## [Assignment]
Return every line below in which "hypergeometric" appears.

## [Provided material]
- - - - - - -
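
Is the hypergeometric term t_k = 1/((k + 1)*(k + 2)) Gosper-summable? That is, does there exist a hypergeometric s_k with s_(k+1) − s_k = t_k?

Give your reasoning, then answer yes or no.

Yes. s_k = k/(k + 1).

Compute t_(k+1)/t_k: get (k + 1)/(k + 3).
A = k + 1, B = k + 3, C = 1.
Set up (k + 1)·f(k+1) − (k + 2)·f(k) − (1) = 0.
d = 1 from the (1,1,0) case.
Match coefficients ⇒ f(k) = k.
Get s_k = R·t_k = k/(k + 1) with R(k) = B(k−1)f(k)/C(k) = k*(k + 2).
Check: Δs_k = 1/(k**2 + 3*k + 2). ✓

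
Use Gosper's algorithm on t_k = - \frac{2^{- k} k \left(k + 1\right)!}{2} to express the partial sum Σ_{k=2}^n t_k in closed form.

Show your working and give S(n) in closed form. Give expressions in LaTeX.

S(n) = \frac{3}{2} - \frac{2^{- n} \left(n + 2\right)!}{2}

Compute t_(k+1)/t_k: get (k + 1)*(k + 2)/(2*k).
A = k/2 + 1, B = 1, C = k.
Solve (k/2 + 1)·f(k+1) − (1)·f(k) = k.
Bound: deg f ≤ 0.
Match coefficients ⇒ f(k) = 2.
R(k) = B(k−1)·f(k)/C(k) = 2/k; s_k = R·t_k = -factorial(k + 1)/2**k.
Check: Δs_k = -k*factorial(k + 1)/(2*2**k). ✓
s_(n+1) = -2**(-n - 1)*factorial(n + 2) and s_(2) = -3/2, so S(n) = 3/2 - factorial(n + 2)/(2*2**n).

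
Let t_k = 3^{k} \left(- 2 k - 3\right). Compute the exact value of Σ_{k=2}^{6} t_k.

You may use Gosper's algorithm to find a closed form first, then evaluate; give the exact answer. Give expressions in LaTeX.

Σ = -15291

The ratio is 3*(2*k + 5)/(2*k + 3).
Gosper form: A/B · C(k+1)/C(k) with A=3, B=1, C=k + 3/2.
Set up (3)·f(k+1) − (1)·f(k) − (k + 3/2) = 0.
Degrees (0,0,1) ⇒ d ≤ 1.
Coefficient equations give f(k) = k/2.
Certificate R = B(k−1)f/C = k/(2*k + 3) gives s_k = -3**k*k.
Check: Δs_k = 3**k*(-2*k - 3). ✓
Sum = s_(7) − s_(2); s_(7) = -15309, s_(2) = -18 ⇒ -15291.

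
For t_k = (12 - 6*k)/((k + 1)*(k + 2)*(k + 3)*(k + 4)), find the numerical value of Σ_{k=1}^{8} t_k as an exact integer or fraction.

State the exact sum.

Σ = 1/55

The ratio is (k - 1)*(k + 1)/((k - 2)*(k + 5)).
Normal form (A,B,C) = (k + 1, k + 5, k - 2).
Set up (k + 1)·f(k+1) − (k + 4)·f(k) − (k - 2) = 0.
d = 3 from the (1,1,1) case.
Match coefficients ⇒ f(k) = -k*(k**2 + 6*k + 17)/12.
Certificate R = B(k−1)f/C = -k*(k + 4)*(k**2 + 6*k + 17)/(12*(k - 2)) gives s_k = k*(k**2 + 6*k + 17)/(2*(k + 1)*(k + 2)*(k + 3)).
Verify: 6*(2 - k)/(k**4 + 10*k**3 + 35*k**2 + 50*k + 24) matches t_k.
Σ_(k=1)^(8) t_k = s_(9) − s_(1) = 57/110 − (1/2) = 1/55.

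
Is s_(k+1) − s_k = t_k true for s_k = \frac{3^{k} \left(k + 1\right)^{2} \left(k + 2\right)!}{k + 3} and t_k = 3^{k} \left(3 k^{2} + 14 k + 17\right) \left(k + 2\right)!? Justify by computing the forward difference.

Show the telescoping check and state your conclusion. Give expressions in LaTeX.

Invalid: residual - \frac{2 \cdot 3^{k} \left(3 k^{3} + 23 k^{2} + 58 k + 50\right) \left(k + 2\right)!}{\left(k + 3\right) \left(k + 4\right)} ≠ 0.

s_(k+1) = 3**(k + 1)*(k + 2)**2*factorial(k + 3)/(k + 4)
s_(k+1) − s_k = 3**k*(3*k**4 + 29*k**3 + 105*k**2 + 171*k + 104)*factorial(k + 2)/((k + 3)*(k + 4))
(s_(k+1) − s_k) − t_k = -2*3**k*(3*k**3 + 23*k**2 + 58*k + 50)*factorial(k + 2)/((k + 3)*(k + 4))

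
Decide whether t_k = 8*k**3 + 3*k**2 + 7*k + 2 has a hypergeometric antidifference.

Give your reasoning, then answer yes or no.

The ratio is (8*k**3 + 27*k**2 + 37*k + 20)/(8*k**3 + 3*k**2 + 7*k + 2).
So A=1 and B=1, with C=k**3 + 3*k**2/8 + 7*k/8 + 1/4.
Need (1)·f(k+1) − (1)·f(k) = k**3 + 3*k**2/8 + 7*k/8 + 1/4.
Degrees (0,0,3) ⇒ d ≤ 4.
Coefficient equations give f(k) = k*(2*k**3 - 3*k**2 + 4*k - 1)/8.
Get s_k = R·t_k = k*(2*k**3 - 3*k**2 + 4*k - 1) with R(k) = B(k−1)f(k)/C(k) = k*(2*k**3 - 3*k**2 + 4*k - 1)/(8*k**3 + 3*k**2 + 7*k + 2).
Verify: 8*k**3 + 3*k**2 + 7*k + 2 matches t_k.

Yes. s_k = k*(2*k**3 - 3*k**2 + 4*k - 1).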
- - - - - - -
## [Exercise result]
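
Is the hypergeometric term t_k = 1/((k + 1)*(k + 2)) Gosper-summable? That is, does there exist a hypergeometric s_k with s_(k+1) − s_k = t_k?
Decide whether t_k = 8*k**3 + 3*k**2 + 7*k + 2 has a hypergeometric antidifference.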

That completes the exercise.